* **Provided information**
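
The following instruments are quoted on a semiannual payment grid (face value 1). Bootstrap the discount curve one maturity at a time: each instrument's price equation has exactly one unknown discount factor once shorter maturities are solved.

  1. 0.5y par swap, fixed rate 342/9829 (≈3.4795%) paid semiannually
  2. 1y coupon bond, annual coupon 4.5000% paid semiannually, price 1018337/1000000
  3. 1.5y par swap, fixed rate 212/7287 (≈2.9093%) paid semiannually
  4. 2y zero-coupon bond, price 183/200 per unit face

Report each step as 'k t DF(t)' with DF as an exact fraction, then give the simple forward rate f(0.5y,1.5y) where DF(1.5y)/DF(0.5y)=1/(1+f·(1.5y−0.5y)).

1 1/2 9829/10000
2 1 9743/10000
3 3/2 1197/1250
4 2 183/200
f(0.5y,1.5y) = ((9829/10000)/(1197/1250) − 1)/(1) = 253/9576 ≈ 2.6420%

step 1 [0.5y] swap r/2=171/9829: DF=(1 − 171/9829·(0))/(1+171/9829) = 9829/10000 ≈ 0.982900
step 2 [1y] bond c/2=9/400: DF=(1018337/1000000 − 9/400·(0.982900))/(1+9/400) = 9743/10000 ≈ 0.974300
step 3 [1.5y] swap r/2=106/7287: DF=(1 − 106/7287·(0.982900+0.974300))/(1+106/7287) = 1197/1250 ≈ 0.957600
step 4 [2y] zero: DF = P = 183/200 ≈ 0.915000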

* **What the exercise asks**
Your answer must be the line holding "1. 0.5y par" and every later line of the entries above, written out exactly, and nothing else.

* **Task result**
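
  1. 0.5y par swap, fixed rate 342/9829 (≈3.4795%) paid semiannually
  2. 1y coupon bond, annual coupon 4.5000% paid semiannually, price 1018337/1000000
  3. 1.5y par swap, fixed rate 212/7287 (≈2.9093%) paid semiannually
  4. 2y zero-coupon bond, price 183/200 per unit face

Report each step as 'k t DF(t)' with DF as an exact fraction, then give the simple forward rate f(0.5y,1.5y) where DF(1.5y)/DF(0.5y)=1/(1+f·(1.5y−0.5y)).

1 1/2 9829/10000
2 1 9743/10000
3 3/2 1197/1250
4 2 183/200
f(0.5y,1.5y) = ((9829/10000)/(1197/1250) − 1)/(1) = 253/9576 ≈ 2.6420%

step 1 [0.5y] swap r/2=171/9829: DF=(1 − 171/9829·(0))/(1+171/9829) = 9829/10000 ≈ 0.982900
step 2 [1y] bond c/2=9/400: DF=(1018337/1000000 − 9/400·(0.982900))/(1+9/400) = 9743/10000 ≈ 0.974300
step 3 [1.5y] swap r/2=106/7287: DF=(1 − 106/7287·(0.982900+0.974300))/(1+106/7287) = 1197/1250 ≈ 0.957600
step 4 [2y] zero: DF = P = 183/200 ≈ 0.915000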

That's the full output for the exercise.